ASSIGNED TASK
Below are the records; restate word for word the lines from the first through the one containing "4328678), (193025, 4330205)", and only those.
=== AVAILABLE DATA ===
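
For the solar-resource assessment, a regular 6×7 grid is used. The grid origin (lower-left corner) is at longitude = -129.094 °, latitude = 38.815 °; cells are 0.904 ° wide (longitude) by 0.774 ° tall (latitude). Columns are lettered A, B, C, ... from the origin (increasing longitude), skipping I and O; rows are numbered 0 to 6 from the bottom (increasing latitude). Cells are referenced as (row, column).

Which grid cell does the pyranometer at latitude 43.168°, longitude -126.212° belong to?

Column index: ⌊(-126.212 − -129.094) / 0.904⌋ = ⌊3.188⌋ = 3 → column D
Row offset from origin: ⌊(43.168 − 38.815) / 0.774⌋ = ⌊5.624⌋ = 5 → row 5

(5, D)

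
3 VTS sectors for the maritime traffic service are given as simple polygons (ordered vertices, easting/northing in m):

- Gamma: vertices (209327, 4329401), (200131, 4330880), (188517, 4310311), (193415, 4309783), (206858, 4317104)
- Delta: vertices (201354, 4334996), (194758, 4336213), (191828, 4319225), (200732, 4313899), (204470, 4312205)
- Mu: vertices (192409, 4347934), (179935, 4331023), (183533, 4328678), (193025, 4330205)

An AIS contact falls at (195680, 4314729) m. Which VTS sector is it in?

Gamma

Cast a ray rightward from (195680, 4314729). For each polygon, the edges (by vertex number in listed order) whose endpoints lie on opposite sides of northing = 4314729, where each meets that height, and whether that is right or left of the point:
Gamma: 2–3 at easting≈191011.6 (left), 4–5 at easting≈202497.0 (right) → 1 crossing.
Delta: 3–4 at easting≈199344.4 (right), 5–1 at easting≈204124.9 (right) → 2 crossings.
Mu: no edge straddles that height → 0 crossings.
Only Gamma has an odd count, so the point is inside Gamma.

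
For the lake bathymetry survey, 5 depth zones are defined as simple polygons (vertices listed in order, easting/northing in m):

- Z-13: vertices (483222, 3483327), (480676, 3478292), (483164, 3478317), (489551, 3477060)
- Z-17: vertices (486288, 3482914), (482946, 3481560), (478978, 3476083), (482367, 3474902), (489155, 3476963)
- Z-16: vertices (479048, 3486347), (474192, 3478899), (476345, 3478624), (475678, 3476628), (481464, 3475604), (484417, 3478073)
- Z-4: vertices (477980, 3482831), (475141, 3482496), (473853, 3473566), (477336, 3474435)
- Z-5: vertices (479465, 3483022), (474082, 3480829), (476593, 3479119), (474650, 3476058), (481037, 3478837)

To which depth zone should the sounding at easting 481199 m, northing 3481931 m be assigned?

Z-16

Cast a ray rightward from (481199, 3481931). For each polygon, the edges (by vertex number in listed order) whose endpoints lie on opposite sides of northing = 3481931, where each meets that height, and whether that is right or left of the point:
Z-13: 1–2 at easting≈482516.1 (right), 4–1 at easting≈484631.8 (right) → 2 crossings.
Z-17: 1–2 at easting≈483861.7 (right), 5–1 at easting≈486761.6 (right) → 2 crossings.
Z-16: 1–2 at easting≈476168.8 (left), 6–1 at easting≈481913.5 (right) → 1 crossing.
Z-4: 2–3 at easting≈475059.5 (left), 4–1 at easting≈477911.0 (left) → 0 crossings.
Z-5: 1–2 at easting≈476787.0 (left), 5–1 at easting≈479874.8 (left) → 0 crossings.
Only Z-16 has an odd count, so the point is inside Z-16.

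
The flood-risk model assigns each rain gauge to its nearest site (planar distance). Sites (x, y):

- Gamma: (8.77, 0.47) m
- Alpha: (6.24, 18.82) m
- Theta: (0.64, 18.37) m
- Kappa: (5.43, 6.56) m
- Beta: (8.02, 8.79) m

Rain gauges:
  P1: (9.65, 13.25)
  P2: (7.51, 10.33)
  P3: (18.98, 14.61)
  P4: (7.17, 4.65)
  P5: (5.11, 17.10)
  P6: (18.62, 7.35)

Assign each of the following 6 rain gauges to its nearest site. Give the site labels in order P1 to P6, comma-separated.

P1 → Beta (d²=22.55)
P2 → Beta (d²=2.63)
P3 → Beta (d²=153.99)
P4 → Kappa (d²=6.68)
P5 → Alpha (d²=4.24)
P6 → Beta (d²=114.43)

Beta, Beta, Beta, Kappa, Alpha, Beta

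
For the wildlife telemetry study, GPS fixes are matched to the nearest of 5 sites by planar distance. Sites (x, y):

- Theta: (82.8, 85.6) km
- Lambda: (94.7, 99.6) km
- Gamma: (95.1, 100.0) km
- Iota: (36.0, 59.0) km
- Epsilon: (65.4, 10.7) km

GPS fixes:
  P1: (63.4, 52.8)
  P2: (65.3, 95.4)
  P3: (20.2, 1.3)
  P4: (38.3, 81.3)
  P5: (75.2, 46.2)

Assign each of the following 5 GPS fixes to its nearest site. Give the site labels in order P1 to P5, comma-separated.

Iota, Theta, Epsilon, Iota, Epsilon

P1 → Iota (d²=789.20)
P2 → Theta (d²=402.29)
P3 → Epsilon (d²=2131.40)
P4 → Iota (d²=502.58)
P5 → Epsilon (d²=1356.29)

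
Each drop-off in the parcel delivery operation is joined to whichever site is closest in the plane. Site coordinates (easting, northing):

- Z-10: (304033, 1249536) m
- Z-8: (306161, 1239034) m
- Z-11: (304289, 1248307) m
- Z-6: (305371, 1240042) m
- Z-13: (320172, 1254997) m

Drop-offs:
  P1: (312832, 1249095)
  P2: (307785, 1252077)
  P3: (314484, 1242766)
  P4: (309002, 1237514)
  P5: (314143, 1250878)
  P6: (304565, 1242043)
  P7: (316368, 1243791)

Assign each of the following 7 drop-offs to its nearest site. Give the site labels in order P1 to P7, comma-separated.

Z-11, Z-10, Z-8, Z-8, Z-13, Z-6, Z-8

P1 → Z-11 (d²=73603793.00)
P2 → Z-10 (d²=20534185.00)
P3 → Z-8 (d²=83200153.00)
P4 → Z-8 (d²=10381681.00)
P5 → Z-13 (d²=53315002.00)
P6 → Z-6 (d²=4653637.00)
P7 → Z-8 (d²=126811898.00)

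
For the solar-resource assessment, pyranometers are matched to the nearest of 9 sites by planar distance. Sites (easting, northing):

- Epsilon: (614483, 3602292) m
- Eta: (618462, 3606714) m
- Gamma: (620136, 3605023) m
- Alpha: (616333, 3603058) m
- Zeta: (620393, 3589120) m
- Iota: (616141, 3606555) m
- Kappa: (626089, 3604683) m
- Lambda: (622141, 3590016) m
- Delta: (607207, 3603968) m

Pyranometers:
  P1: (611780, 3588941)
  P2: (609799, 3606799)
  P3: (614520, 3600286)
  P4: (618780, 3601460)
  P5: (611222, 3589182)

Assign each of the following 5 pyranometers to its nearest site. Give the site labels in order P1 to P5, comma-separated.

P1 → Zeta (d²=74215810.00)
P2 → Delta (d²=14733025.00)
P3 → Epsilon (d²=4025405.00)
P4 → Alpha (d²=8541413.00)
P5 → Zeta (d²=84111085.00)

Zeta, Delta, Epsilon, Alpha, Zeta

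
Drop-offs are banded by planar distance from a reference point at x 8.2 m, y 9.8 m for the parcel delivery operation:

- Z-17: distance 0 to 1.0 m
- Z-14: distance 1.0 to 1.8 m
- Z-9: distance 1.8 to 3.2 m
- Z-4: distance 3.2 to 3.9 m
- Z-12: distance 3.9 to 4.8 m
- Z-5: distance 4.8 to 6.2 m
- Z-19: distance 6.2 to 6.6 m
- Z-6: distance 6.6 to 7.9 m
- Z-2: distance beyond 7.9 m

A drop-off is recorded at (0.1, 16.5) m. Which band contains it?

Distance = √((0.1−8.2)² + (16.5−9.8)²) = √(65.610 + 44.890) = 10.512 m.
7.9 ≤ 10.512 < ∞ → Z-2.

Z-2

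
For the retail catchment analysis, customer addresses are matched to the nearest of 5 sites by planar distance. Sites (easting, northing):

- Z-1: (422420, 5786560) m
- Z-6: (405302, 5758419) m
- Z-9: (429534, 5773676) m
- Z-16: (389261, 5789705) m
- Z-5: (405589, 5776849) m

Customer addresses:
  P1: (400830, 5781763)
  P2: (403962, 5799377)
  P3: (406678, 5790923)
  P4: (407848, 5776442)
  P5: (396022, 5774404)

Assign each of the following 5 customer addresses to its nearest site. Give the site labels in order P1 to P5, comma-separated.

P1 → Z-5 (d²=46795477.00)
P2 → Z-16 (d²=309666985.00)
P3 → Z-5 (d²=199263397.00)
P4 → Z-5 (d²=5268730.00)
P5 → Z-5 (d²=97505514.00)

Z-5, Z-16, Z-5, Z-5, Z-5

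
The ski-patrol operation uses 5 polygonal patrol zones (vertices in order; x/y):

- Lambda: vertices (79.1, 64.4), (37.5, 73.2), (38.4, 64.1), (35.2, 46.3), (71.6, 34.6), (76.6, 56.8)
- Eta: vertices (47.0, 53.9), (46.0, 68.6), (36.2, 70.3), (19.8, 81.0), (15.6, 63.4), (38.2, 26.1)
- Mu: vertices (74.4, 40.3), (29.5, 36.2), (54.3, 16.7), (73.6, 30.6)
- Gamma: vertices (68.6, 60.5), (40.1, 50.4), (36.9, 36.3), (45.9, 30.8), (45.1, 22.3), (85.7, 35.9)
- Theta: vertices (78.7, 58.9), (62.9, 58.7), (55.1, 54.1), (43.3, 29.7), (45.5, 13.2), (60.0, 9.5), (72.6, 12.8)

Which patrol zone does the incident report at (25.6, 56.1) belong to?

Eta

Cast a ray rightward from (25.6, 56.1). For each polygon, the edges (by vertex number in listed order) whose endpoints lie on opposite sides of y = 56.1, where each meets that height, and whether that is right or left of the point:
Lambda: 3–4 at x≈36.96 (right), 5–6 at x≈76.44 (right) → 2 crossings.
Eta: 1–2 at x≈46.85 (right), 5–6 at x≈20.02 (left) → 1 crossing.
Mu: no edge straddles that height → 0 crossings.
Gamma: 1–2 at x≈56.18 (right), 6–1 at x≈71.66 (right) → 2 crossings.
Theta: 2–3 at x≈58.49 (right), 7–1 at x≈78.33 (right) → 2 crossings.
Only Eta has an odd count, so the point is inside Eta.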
===
ANSWER BOX
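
For the solar-resource assessment, a regular 6×7 grid is used. The grid origin (lower-left corner) is at longitude = -129.094 °, latitude = 38.815 °; cells are 0.904 ° wide (longitude) by 0.774 ° tall (latitude). Columns are lettered A, B, C, ... from the origin (increasing longitude), skipping I and O; rows are numbered 0 to 6 from the bottom (increasing latitude). Cells are referenced as (row, column).

Which grid cell does the pyranometer at latitude 43.168°, longitude -126.212° belong to?

Column index: ⌊(-126.212 − -129.094) / 0.904⌋ = ⌊3.188⌋ = 3 → column D
Row offset from origin: ⌊(43.168 − 38.815) / 0.774⌋ = ⌊5.624⌋ = 5 → row 5

(5, D)

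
3 VTS sectors for the maritime traffic service are given as simple polygons (ordered vertices, easting/northing in m):

- Gamma: vertices (209327, 4329401), (200131, 4330880), (188517, 4310311), (193415, 4309783), (206858, 4317104)
- Delta: vertices (201354, 4334996), (194758, 4336213), (191828, 4319225), (200732, 4313899), (204470, 4312205)
- Mu: vertices (192409, 4347934), (179935, 4331023), (183533, 4328678), (193025, 4330205)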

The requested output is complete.